_Directions_. Give back every entry in full, exactly as it reads.
========================
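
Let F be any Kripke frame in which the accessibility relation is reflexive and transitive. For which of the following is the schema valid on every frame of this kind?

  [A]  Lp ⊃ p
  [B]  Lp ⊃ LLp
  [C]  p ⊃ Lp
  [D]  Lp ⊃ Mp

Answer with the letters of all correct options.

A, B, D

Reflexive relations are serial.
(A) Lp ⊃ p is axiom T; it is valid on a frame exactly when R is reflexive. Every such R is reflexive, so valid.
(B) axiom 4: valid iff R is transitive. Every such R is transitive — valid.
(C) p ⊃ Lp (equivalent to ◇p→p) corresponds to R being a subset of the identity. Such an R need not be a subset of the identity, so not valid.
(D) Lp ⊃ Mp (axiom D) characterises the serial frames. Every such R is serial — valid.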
========================
_Result for this task_.
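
Let F be any Kripke frame in which the accessibility relation is reflexive and transitive. For which of the following is the schema valid on every frame of this kind?

  [A]  Lp ⊃ p
  [B]  Lp ⊃ LLp
  [C]  p ⊃ Lp
  [D]  Lp ⊃ Mp

Answer with the letters of all correct options.

A, B, D

Reflexive relations are serial.
(A) Lp ⊃ p is axiom T; it is valid on a frame exactly when R is reflexive. Every such R is reflexive, so valid.
(B) axiom 4: valid iff R is transitive. Every such R is transitive — valid.
(C) p ⊃ Lp (equivalent to ◇p→p) corresponds to R being a subset of the identity. Such an R need not be a subset of the identity, so not valid.
(D) Lp ⊃ Mp (axiom D) characterises the serial frames. Every such R is serial — valid.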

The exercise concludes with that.